**Directions:**
Could you copy each line of the listing below that has the word "converting"?

**Data in this exercise:**
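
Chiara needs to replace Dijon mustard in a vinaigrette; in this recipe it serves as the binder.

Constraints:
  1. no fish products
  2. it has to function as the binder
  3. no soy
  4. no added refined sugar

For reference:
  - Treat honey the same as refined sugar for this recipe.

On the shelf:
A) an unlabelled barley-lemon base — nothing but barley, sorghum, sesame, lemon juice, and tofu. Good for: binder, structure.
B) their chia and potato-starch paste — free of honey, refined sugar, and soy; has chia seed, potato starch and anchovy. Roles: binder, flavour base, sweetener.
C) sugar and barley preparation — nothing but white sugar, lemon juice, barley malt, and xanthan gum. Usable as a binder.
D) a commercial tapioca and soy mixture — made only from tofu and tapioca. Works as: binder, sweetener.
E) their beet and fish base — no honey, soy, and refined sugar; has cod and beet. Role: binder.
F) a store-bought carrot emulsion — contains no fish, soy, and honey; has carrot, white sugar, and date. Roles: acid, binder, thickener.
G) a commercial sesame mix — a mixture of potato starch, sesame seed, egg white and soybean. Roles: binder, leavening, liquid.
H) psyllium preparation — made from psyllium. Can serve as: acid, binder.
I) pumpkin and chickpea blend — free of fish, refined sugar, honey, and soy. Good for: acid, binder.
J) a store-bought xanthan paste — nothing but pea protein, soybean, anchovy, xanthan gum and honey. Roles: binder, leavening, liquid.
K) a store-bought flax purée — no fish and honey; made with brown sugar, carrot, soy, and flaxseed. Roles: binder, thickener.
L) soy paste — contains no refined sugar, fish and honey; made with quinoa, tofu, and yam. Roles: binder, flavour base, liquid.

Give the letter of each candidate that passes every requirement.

H, I

A: has tofu, so not soy-free — no
B: has anchovy, so not fish-free — reject
C: has white sugar, so not no-added-sugar — no
D: has tofu, so not soy-free — no
E: has cod, so not fish-free — out
F: has white sugar, so not no-added-sugar — out
G: has soybean, so not soy-free — out
H: works as a binder, no fish, no-added-sugar — keep
I: all constraints satisfied — OK
J: has soybean, so not soy-free; has anchovy, so not fish-free (and 1 more) — no
K: has soy, so not soy-free; has brown sugar, so not no-added-sugar — no
L: has tofu, so not soy-free — out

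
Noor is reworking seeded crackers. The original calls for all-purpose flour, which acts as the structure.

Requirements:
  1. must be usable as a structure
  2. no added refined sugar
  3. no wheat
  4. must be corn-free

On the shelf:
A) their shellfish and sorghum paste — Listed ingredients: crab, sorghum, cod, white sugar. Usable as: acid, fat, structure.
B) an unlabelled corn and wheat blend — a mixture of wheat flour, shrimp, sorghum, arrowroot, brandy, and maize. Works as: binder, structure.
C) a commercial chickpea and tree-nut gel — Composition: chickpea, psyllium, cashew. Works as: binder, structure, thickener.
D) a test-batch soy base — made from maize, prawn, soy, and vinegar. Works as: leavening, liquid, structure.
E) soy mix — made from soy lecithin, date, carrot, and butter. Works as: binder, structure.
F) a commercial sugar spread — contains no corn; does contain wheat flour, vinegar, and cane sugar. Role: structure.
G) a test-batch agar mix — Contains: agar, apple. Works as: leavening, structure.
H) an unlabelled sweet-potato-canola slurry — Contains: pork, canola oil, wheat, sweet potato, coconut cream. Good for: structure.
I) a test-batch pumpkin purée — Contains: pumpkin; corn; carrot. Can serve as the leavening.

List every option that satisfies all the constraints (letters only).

C, E, G

A: has white sugar, so not no-added-sugar — reject
B: has wheat flour, so not wheat-free; has maize, so not corn-free — reject
C: no refined sugar, no wheat — OK
D: has maize, so not corn-free — out
E: nothing on the exclusion list — valid
F: has cane sugar, so not no-added-sugar; has wheat flour, so not wheat-free — no
G: nothing on the exclusion list — keep
H: has wheat, so not wheat-free — reject
I: not usable as a structure; has corn, so not corn-free — reject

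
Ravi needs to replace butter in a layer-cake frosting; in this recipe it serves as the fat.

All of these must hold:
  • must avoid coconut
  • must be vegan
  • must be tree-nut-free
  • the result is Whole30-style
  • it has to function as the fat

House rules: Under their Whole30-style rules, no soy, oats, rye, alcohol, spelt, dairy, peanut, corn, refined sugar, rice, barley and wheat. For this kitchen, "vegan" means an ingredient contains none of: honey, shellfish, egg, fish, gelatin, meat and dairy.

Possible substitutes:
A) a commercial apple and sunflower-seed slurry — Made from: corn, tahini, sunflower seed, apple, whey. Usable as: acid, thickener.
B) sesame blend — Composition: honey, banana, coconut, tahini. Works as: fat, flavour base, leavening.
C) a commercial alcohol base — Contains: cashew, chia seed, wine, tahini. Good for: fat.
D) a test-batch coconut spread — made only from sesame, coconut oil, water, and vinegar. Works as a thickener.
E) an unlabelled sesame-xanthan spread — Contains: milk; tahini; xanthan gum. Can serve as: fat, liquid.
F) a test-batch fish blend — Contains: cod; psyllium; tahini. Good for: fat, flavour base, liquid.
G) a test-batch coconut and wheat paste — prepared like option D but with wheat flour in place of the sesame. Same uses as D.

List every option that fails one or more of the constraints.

A: not usable as a fat; has corn, so not Whole30-style (and 1 more) — out
B: has honey, so not vegan; has coconut, so not coconut-free — no
C: has wine, so not Whole30-style; has cashew, so not tree-nut-free — no
D: not usable as a fat; has coconut oil, so not coconut-free — no
E: has milk, so not Whole30-style; has milk, so not vegan — out
F: has cod, so not vegan — out
G: not usable as a fat; has wheat flour, so not Whole30-style (and 1 more) — reject

A, B, C, D, E, F, G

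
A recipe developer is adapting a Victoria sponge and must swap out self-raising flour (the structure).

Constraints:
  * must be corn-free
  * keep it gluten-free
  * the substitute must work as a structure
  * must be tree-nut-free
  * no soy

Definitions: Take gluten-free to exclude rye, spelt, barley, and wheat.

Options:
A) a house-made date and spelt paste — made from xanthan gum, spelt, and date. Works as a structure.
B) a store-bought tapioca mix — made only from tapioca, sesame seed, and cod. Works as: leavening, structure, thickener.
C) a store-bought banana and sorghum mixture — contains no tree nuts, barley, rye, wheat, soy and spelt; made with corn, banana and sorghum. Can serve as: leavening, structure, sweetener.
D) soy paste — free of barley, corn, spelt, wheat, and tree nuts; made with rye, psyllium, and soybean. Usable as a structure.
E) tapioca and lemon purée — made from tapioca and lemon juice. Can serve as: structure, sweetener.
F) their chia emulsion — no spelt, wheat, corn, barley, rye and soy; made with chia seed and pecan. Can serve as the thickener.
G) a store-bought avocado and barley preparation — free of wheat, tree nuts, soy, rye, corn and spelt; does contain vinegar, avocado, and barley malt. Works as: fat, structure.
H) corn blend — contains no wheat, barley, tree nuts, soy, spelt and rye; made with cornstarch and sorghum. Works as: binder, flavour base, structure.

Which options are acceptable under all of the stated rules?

B, E

A: has spelt, so not gluten-free — out
B: works as a structure, no soy, no tree nuts — keep
C: has corn, so not corn-free — reject
D: has rye, so not gluten-free; has soybean, so not soy-free — reject
E: no soy, no tree nuts — keep
F: not usable as a structure; has pecan, so not tree-nut-free — reject
G: has barley malt, so not gluten-free — reject
H: has cornstarch, so not corn-free — out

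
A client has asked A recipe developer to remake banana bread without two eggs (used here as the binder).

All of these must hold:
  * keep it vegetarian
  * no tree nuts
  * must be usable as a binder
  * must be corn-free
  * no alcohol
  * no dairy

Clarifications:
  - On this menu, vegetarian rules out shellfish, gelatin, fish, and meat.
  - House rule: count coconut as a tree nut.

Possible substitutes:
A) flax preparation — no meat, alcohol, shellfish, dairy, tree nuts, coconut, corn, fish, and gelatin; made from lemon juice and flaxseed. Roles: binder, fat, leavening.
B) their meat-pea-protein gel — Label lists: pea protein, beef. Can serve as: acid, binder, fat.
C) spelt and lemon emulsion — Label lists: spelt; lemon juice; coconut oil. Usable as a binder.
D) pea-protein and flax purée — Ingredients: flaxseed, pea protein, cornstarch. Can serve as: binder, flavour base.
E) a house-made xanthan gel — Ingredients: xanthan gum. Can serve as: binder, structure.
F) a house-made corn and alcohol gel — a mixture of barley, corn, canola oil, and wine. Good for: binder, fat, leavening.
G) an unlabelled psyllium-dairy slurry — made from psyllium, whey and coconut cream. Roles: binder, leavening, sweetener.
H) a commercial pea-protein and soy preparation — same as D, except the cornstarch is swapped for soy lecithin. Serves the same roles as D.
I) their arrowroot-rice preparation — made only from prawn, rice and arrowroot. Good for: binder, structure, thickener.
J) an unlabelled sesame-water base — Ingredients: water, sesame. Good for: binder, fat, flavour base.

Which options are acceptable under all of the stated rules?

A: nothing on the exclusion list — valid
B: has beef, so not vegetarian — out
C: has coconut oil, so not tree-nut-free — reject
D: has cornstarch, so not corn-free — reject
E: works as a binder, no dairy, vegetarian — valid
F: has corn, so not corn-free; has wine, so not alcohol-free — reject
G: has coconut cream, so not tree-nut-free; has whey, so not dairy-free — no
H: only soy lecithin, pea protein, and flaxseed; none excluded — keep
I: has prawn, so not vegetarian — no
J: only sesame and water; none excluded — keep

A, E, H, J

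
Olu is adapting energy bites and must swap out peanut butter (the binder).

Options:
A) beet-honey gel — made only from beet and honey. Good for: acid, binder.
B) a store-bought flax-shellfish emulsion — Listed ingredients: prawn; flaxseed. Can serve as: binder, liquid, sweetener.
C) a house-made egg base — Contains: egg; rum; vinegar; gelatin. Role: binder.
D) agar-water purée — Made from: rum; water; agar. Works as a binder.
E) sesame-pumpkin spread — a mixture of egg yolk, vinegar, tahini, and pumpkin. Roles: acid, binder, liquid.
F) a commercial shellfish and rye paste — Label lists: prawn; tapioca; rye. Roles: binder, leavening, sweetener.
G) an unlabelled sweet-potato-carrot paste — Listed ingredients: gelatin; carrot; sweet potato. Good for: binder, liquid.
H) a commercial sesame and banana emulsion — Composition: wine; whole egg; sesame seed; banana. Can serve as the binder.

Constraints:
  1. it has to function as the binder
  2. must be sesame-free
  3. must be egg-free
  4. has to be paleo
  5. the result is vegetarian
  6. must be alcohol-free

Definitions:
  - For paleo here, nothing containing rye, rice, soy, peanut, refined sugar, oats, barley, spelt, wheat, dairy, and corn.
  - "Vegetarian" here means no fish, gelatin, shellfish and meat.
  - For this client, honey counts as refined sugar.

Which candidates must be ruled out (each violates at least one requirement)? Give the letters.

A: has honey, so not paleo — out
B: has prawn, so not vegetarian — no
C: has gelatin, so not vegetarian; has egg, so not egg-free (and 1 more) — no
D: has rum, so not alcohol-free — out
E: has egg yolk, so not egg-free; has tahini, so not sesame-free — reject
F: has rye, so not paleo; has prawn, so not vegetarian — out
G: has gelatin, so not vegetarian — reject
H: has whole egg, so not egg-free; has wine, so not alcohol-free (and 1 more) — no

A, B, C, D, E, F, G, H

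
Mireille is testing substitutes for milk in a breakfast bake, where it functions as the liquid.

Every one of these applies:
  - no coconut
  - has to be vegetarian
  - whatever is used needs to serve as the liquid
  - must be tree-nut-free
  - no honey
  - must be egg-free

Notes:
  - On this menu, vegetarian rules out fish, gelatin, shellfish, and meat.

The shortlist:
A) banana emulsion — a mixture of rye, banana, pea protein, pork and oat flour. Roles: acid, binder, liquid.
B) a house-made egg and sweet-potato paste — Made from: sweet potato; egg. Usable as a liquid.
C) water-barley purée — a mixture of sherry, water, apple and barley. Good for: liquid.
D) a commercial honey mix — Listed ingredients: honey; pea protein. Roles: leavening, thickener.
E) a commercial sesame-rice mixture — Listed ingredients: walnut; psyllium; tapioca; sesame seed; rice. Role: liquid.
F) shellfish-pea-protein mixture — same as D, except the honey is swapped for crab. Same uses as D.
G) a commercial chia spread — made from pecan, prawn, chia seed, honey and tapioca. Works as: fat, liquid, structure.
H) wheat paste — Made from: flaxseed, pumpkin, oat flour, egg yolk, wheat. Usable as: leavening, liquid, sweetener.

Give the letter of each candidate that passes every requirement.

A: has pork, so not vegetarian — no
B: has egg, so not egg-free — reject
C: no coconut, no honey — valid
D: not usable as a liquid; has honey, so not honey-free — no
E: has walnut, so not tree-nut-free — no
F: not usable as a liquid; has crab, so not vegetarian — out
G: has prawn, so not vegetarian; has honey, so not honey-free (and 1 more) — out
H: has egg yolk, so not egg-free — no

C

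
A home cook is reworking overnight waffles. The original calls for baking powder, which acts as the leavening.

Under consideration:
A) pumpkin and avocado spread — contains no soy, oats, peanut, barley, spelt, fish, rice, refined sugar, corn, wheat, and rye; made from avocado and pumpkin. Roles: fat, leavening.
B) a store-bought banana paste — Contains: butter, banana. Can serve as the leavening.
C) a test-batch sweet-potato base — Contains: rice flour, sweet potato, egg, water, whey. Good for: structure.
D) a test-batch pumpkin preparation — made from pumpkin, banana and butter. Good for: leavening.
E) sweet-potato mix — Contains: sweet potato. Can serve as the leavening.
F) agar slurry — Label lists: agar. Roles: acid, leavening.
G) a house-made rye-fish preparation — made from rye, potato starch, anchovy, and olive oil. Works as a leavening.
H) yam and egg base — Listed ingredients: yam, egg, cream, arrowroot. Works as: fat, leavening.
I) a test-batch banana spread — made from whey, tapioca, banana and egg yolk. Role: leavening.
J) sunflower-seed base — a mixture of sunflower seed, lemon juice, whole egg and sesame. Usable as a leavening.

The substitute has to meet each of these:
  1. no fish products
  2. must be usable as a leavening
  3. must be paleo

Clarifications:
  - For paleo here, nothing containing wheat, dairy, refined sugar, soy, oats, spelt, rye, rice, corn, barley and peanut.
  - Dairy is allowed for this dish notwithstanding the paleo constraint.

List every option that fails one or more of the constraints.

A: paleo, no fish — valid
B: dairy is permitted under the paleo carve-out; nothing else excluded — keep
C: not usable as a leavening; has rice flour, so not paleo — no
D: dairy is permitted under the paleo carve-out; nothing else excluded — valid
E: works as a leavening, no fish, paleo — valid
F: only agar; none excluded — keep
G: has rye, so not paleo; has anchovy, so not fish-free — no
H: dairy is permitted under the paleo carve-out; nothing else excluded — OK
I: dairy is permitted under the paleo carve-out; nothing else excluded — keep
J: works as a leavening, paleo, no fish — OK

C, G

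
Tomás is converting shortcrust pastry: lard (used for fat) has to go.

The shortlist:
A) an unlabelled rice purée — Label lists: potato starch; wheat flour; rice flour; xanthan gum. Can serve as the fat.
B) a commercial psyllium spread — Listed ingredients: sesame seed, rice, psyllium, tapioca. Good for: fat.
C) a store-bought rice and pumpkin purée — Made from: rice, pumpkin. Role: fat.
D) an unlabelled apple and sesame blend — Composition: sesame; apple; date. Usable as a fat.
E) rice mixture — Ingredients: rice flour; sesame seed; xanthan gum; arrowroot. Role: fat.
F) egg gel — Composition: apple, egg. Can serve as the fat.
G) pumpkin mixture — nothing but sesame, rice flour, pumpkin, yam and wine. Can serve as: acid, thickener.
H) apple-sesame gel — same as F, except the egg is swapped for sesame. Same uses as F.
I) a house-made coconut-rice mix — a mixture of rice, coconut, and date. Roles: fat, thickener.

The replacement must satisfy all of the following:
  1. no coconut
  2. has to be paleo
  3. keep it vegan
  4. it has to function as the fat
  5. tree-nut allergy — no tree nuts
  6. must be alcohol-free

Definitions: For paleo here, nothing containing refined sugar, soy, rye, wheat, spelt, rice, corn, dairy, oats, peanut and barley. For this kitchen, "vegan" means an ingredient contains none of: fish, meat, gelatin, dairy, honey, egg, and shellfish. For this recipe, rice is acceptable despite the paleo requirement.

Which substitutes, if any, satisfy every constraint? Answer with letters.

A: has wheat flour, so not paleo — no
B: rice is permitted under the paleo carve-out; nothing else excluded — OK
C: rice is permitted under the paleo carve-out; nothing else excluded — OK
D: only sesame, apple and date; none excluded — keep
E: rice is permitted under the paleo carve-out; nothing else excluded — OK
F: has egg, so not vegan — no
G: not usable as a fat; has wine, so not alcohol-free — out
H: no coconut, paleo — OK
I: has coconut, so not coconut-free — no

B, C, D, E, H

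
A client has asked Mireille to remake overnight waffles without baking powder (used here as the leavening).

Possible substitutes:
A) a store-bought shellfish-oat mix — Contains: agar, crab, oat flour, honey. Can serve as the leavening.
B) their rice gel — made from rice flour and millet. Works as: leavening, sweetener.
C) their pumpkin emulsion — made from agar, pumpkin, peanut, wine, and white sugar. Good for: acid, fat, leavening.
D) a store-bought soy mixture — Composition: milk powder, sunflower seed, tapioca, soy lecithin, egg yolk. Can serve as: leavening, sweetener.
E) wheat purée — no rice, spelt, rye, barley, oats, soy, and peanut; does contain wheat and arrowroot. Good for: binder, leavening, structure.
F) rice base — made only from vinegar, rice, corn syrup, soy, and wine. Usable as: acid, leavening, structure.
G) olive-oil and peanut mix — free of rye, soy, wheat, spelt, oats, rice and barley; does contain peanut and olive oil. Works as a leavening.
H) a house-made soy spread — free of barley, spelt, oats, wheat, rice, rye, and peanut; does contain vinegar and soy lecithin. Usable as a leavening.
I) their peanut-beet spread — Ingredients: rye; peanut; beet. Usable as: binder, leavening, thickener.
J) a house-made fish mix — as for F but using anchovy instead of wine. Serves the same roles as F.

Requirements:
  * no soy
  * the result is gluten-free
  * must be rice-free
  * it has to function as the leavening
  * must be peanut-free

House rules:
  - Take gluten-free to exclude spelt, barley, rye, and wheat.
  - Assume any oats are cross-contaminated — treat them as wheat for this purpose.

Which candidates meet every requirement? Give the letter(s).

none

A: has oat flour, so not gluten-free — no
B: has rice flour, so not rice-free — reject
C: has peanut, so not peanut-free — reject
D: has soy lecithin, so not soy-free — reject
E: has wheat, so not gluten-free — no
F: has rice, so not rice-free; has soy, so not soy-free — no
G: has peanut, so not peanut-free — reject
H: has soy lecithin, so not soy-free — out
I: has rye, so not gluten-free; has peanut, so not peanut-free — no
J: has rice, so not rice-free; has soy, so not soy-free — reject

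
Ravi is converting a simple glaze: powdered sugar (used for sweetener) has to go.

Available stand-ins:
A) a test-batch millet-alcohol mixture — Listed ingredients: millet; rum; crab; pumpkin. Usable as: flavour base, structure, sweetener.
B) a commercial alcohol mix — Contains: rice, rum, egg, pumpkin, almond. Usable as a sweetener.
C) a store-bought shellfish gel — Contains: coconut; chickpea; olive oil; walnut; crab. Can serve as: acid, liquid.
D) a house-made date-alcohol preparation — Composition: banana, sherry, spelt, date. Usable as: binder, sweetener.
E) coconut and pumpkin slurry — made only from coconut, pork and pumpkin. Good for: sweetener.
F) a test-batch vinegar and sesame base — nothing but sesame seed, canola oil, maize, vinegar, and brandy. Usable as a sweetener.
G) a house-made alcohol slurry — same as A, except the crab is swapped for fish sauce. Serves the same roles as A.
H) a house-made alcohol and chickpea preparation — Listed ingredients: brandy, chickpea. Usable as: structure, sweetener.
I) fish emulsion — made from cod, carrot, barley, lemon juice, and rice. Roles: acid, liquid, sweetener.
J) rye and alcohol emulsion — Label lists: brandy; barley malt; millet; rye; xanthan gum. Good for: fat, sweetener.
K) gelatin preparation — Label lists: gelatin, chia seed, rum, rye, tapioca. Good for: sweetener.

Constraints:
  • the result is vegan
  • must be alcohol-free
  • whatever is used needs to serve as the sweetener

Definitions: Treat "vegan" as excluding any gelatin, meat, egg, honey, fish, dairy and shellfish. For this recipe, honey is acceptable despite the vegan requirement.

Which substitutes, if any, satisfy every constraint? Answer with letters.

none

A: has crab, so not vegan; has rum, so not alcohol-free — reject
B: has egg, so not vegan; has rum, so not alcohol-free — reject
C: not usable as a sweetener; has crab, so not vegan — out
D: has sherry, so not alcohol-free — no
E: has pork, so not vegan — reject
F: has brandy, so not alcohol-free — reject
G: has fish sauce, so not vegan; has rum, so not alcohol-free — out
H: has brandy, so not alcohol-free — reject
I: has cod, so not vegan — reject
J: has brandy, so not alcohol-free — reject
K: has gelatin, so not vegan; has rum, so not alcohol-free — out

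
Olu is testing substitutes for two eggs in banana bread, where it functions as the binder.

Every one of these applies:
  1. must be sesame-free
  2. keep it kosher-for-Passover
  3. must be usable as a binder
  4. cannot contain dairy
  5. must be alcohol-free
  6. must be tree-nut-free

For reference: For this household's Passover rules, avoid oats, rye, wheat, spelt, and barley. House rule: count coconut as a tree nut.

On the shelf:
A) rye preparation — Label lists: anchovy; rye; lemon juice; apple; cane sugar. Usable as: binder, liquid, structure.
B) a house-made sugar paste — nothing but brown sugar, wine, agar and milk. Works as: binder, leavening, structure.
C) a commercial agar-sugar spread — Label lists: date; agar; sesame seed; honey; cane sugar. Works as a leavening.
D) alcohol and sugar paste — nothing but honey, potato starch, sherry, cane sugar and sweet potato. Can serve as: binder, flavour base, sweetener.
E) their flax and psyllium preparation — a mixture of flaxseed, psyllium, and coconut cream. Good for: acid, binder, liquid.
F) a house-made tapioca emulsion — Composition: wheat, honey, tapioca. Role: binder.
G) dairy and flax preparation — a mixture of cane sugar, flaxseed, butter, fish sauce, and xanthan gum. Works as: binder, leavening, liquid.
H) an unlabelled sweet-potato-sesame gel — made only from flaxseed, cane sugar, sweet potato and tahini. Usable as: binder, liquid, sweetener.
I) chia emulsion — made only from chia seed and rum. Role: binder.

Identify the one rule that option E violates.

usable as a binder: satisfied
kosher-for-Passover: satisfied
dairy-free: satisfied
sesame-free: satisfied
alcohol-free: satisfied
tree-nut-free: has coconut cream — fails

tree-nut-free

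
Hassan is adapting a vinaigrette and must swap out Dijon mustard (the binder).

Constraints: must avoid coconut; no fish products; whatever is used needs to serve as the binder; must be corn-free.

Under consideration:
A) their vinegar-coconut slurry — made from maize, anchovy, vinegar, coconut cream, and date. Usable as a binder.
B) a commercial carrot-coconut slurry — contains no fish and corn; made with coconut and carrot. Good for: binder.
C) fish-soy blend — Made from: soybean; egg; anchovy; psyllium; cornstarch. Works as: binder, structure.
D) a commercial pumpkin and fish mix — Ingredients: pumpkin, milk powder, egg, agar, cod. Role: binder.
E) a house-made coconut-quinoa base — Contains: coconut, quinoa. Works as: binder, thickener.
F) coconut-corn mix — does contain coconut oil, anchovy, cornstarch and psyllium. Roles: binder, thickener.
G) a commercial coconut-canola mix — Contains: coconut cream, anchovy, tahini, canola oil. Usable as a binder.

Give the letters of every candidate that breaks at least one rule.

A, B, C, D, E, F, G

A: has anchovy, so not fish-free; has coconut cream, so not coconut-free (and 1 more) — out
B: has coconut, so not coconut-free — no
C: has anchovy, so not fish-free; has cornstarch, so not corn-free — reject
D: has cod, so not fish-free — no
E: has coconut, so not coconut-free — reject
F: has anchovy, so not fish-free; has coconut oil, so not coconut-free (and 1 more) — no
G: has anchovy, so not fish-free; has coconut cream, so not coconut-free — reject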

**Your solution:**
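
Tomás is converting shortcrust pastry: lard (used for fat) has to go.
Ravi is converting a simple glaze: powdered sugar (used for sweetener) has to go.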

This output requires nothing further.